Task prompt: Only the lines from the top of the data through the line with "at (row=1, col=2)" should be repeated, each exactly as written.

Available data:
# # # # #
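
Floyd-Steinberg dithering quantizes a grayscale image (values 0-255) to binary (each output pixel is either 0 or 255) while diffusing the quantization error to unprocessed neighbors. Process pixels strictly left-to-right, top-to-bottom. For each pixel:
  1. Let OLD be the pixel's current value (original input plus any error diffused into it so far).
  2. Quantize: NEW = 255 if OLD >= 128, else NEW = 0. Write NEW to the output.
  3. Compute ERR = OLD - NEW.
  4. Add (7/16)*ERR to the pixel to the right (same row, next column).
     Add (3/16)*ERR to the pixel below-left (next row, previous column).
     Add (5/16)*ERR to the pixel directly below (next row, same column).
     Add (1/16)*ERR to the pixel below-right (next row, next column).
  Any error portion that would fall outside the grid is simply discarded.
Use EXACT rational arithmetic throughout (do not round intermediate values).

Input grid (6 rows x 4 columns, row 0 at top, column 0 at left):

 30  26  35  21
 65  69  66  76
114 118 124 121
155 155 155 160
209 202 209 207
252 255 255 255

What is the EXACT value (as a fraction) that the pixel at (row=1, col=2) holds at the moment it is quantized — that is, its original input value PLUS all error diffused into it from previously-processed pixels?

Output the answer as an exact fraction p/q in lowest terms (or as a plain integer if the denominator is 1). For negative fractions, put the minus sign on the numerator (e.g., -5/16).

Answer: 1233857/32768

Derivation:
(0,0): OLD=30 → NEW=0, ERR=30
(0,1): OLD=313/8 → NEW=0, ERR=313/8
(0,2): OLD=6671/128 → NEW=0, ERR=6671/128
(0,3): OLD=89705/2048 → NEW=0, ERR=89705/2048
(1,0): OLD=10459/128 → NEW=0, ERR=10459/128
(1,1): OLD=131709/1024 → NEW=255, ERR=-129411/1024
(1,2): OLD=1233857/32768 → NEW=0, ERR=1233857/32768
Target (1,2): original=66, with diffused error = 1233857/32768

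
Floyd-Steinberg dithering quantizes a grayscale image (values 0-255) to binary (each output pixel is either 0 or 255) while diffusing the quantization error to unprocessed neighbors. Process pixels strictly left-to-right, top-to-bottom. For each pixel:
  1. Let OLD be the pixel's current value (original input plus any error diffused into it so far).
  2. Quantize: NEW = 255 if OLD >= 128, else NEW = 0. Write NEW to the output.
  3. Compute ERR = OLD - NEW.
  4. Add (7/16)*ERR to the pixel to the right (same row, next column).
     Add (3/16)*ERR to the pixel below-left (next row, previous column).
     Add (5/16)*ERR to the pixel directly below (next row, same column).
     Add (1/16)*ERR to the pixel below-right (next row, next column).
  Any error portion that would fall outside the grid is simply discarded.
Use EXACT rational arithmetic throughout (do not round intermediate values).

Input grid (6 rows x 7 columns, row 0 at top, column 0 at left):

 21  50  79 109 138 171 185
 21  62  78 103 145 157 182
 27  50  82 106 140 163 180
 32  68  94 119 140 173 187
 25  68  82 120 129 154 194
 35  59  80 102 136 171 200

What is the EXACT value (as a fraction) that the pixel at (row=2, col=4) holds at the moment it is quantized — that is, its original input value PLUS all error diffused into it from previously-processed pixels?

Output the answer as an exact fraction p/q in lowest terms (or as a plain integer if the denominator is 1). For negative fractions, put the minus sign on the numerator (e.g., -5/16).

(0,0): OLD=21 → NEW=0, ERR=21
(0,1): OLD=947/16 → NEW=0, ERR=947/16
(0,2): OLD=26853/256 → NEW=0, ERR=26853/256
(0,3): OLD=634435/4096 → NEW=255, ERR=-410045/4096
(0,4): OLD=6173653/65536 → NEW=0, ERR=6173653/65536
(0,5): OLD=222522067/1048576 → NEW=255, ERR=-44864813/1048576
(0,6): OLD=2789731269/16777216 → NEW=255, ERR=-1488458811/16777216
(1,0): OLD=9897/256 → NEW=0, ERR=9897/256
(1,1): OLD=242463/2048 → NEW=0, ERR=242463/2048
(1,2): OLD=9666827/65536 → NEW=255, ERR=-7044853/65536
(1,3): OLD=12820271/262144 → NEW=0, ERR=12820271/262144
(1,4): OLD=3045990189/16777216 → NEW=255, ERR=-1232199891/16777216
(1,5): OLD=13522430525/134217728 → NEW=0, ERR=13522430525/134217728
(1,6): OLD=420217989107/2147483648 → NEW=255, ERR=-127390341133/2147483648
(2,0): OLD=2008005/32768 → NEW=0, ERR=2008005/32768
(2,1): OLD=100734023/1048576 → NEW=0, ERR=100734023/1048576
(2,2): OLD=1795265941/16777216 → NEW=0, ERR=1795265941/16777216
(2,3): OLD=19811712301/134217728 → NEW=255, ERR=-14413808339/134217728
(2,4): OLD=98797163517/1073741824 → NEW=0, ERR=98797163517/1073741824
Target (2,4): original=140, with diffused error = 98797163517/1073741824

Answer: 98797163517/1073741824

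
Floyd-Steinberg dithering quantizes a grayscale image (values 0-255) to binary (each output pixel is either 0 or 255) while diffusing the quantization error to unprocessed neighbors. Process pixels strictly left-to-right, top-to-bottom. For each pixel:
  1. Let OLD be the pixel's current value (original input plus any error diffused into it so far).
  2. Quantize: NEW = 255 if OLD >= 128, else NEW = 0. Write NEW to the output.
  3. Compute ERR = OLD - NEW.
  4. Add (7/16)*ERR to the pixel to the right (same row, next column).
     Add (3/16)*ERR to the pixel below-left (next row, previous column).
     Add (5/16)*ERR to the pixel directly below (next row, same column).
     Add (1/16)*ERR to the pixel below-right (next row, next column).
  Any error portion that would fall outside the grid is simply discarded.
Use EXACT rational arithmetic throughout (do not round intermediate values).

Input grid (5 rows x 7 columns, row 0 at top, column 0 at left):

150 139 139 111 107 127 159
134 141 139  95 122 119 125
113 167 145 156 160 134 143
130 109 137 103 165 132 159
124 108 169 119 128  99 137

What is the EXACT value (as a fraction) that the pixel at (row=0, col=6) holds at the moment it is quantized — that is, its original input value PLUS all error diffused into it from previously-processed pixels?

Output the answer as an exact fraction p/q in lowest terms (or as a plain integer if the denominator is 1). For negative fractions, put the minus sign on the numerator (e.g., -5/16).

Answer: 3234166871/16777216

Derivation:
(0,0): OLD=150 → NEW=255, ERR=-105
(0,1): OLD=1489/16 → NEW=0, ERR=1489/16
(0,2): OLD=46007/256 → NEW=255, ERR=-19273/256
(0,3): OLD=319745/4096 → NEW=0, ERR=319745/4096
(0,4): OLD=9250567/65536 → NEW=255, ERR=-7461113/65536
(0,5): OLD=80941361/1048576 → NEW=0, ERR=80941361/1048576
(0,6): OLD=3234166871/16777216 → NEW=255, ERR=-1044023209/16777216
Target (0,6): original=159, with diffused error = 3234166871/16777216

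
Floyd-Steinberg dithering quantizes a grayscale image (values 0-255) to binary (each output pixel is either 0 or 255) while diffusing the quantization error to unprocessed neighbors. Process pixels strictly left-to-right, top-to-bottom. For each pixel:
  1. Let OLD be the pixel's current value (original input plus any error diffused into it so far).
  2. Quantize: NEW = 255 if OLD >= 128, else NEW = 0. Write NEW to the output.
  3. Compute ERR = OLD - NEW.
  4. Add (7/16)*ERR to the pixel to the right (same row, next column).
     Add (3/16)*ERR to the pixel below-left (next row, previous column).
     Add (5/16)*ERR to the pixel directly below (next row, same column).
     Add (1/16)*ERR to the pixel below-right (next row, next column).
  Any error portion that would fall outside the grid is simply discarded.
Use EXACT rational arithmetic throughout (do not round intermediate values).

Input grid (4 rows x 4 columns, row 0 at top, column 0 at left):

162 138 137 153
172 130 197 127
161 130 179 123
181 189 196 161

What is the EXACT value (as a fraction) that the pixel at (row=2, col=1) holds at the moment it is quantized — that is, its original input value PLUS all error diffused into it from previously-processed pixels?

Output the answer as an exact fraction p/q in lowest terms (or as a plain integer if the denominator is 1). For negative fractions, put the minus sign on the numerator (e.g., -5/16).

Answer: 112853089/1048576

Derivation:
(0,0): OLD=162 → NEW=255, ERR=-93
(0,1): OLD=1557/16 → NEW=0, ERR=1557/16
(0,2): OLD=45971/256 → NEW=255, ERR=-19309/256
(0,3): OLD=491525/4096 → NEW=0, ERR=491525/4096
(1,0): OLD=41263/256 → NEW=255, ERR=-24017/256
(1,1): OLD=203593/2048 → NEW=0, ERR=203593/2048
(1,2): OLD=16089341/65536 → NEW=255, ERR=-622339/65536
(1,3): OLD=163191675/1048576 → NEW=255, ERR=-104195205/1048576
(2,0): OLD=4925747/32768 → NEW=255, ERR=-3430093/32768
(2,1): OLD=112853089/1048576 → NEW=0, ERR=112853089/1048576
Target (2,1): original=130, with diffused error = 112853089/1048576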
# # # # #
Task solution:
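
Floyd-Steinberg dithering quantizes a grayscale image (values 0-255) to binary (each output pixel is either 0 or 255) while diffusing the quantization error to unprocessed neighbors. Process pixels strictly left-to-right, top-to-bottom. For each pixel:
  1. Let OLD be the pixel's current value (original input plus any error diffused into it so far).
  2. Quantize: NEW = 255 if OLD >= 128, else NEW = 0. Write NEW to the output.
  3. Compute ERR = OLD - NEW.
  4. Add (7/16)*ERR to the pixel to the right (same row, next column).
     Add (3/16)*ERR to the pixel below-left (next row, previous column).
     Add (5/16)*ERR to the pixel directly below (next row, same column).
     Add (1/16)*ERR to the pixel below-right (next row, next column).
  Any error portion that would fall outside the grid is simply discarded.
Use EXACT rational arithmetic throughout (do not round intermediate values).

Input grid (6 rows x 4 columns, row 0 at top, column 0 at left):

 30  26  35  21
 65  69  66  76
114 118 124 121
155 155 155 160
209 202 209 207
252 255 255 255

What is the EXACT value (as a fraction) that the pixel at (row=1, col=2) holds at the moment it is quantized — that is, its original input value PLUS all error diffused into it from previously-processed pixels?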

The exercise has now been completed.